What to produce
Transcribe each line below word for word.

Data
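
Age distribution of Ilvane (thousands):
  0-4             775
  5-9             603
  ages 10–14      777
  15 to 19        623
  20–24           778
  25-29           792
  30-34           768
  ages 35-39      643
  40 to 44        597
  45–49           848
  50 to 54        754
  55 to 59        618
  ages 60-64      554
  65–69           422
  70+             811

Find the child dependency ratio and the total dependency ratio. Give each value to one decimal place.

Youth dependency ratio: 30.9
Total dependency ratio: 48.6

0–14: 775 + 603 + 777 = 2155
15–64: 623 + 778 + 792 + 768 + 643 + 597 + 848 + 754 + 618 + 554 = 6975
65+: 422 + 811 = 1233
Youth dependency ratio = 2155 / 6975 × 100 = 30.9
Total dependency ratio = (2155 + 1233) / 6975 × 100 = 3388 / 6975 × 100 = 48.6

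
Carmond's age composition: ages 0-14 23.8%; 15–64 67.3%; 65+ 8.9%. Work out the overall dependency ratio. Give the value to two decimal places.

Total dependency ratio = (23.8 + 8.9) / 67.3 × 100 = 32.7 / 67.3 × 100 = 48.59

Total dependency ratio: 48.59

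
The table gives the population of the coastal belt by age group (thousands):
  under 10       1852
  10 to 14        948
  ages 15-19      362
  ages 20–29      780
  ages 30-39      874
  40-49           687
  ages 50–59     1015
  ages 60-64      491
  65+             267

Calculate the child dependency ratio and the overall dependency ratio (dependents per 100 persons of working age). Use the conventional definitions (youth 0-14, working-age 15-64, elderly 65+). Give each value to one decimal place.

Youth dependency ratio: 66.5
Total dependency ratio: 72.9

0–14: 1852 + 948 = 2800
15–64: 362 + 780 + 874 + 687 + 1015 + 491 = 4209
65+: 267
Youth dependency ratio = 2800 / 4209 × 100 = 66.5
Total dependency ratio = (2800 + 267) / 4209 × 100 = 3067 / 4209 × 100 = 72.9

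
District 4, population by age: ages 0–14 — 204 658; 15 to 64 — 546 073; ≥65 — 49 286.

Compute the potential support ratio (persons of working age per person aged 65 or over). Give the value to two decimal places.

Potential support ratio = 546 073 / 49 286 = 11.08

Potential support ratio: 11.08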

Task solution
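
Age distribution of Ilvane (thousands):
  0-4             775
  5-9             603
  ages 10–14      777
  15 to 19        623
  20–24           778
  25-29           792
  30-34           768
  ages 35-39      643
  40 to 44        597
  45–49           848
  50 to 54        754
  55 to 59        618
  ages 60-64      554
  65–69           422
  70+             811

Find the child dependency ratio and the total dependency ratio. Give each value to one decimal place.

Youth dependency ratio: 30.9
Total dependency ratio: 48.6

0–14: 775 + 603 + 777 = 2155
15–64: 623 + 778 + 792 + 768 + 643 + 597 + 848 + 754 + 618 + 554 = 6975
65+: 422 + 811 = 1233
Youth dependency ratio = 2155 / 6975 × 100 = 30.9
Total dependency ratio = (2155 + 1233) / 6975 × 100 = 3388 / 6975 × 100 = 48.6

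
Carmond's age composition: ages 0-14 23.8%; 15–64 67.3%; 65+ 8.9%. Work out the overall dependency ratio. Give the value to two decimal places.

Total dependency ratio = (23.8 + 8.9) / 67.3 × 100 = 32.7 / 67.3 × 100 = 48.59

Total dependency ratio: 48.59

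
The table gives the population of the coastal belt by age group (thousands):
  under 10       1852
  10 to 14        948
  ages 15-19      362
  ages 20–29      780
  ages 30-39      874
  40-49           687
  ages 50–59     1015
  ages 60-64      491
  65+             267

Calculate the child dependency ratio and the overall dependency ratio (dependents per 100 persons of working age). Use the conventional definitions (youth 0-14, working-age 15-64, elderly 65+). Give each value to one decimal place.

Youth dependency ratio: 66.5
Total dependency ratio: 72.9

0–14: 1852 + 948 = 2800
15–64: 362 + 780 + 874 + 687 + 1015 + 491 = 4209
65+: 267
Youth dependency ratio = 2800 / 4209 × 100 = 66.5
Total dependency ratio = (2800 + 267) / 4209 × 100 = 3067 / 4209 × 100 = 72.9

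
District 4, population by age: ages 0–14 — 204 658; 15 to 64 — 546 073; ≥65 — 49 286.

Compute the potential support ratio (persons of working age per person aged 65 or over). Give the value to two decimal places.

Potential support ratio = 546 073 / 49 286 = 11.08

Potential support ratio: 11.08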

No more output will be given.